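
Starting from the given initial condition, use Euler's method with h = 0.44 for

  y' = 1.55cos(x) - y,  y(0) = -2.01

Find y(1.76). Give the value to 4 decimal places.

Euler: y_{n+1} = y_n + h·f(x_n, y_n).
x=0.000000, y=-2.010000: f=3.560000 → y ← -2.010000 + 0.44·3.560000 = -0.443600
x=0.440000, y=-0.443600: f=1.845965 → y ← -0.443600 + 0.44·1.845965 = 0.368625
x=0.880000, y=0.368625: f=0.618960 → y ← 0.368625 + 0.44·0.618960 = 0.640967
x=1.320000, y=0.640967: f=-0.256295 → y ← 0.640967 + 0.44·(-0.256295) = 0.528197
y(1.76) ≈ 0.5282

0.5282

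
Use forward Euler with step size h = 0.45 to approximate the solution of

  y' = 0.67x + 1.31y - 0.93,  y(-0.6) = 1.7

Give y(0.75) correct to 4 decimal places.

Euler: y_{n+1} = y_n + h·f(x_n, y_n).
x=-0.600000, y=1.700000: f=0.895000 → y ← 1.700000 + 0.45·0.895000 = 2.102750
x=-0.150000, y=2.102750: f=1.724102 → y ← 2.102750 + 0.45·1.724102 = 2.878596
x=0.300000, y=2.878596: f=3.041961 → y ← 2.878596 + 0.45·3.041961 = 4.247479
y(0.75) ≈ 4.2475

4.2475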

◆ ◆ ◆ ◆ ◆ ◆ ◆

== Action item ==
Once more, write out the records above, exactly as they stand.

== Result for this task ==
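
Starting from the given initial condition, use Euler's method with h = 0.44 for

  y' = 1.55cos(x) - y,  y(0) = -2.01

Find y(1.76). Give the value to 4 decimal places.

Euler: y_{n+1} = y_n + h·f(x_n, y_n).
x=0.000000, y=-2.010000: f=3.560000 → y ← -2.010000 + 0.44·3.560000 = -0.443600
x=0.440000, y=-0.443600: f=1.845965 → y ← -0.443600 + 0.44·1.845965 = 0.368625
x=0.880000, y=0.368625: f=0.618960 → y ← 0.368625 + 0.44·0.618960 = 0.640967
x=1.320000, y=0.640967: f=-0.256295 → y ← 0.640967 + 0.44·(-0.256295) = 0.528197
y(1.76) ≈ 0.5282

0.5282

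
Use forward Euler with step size h = 0.45 to approximate the solution of

  y' = 0.67x + 1.31y - 0.93,  y(-0.6) = 1.7

Give y(0.75) correct to 4 decimal places.

Euler: y_{n+1} = y_n + h·f(x_n, y_n).
x=-0.600000, y=1.700000: f=0.895000 → y ← 1.700000 + 0.45·0.895000 = 2.102750
x=-0.150000, y=2.102750: f=1.724102 → y ← 2.102750 + 0.45·1.724102 = 2.878596
x=0.300000, y=2.878596: f=3.041961 → y ← 2.878596 + 0.45·3.041961 = 4.247479
y(0.75) ≈ 4.2475

4.2475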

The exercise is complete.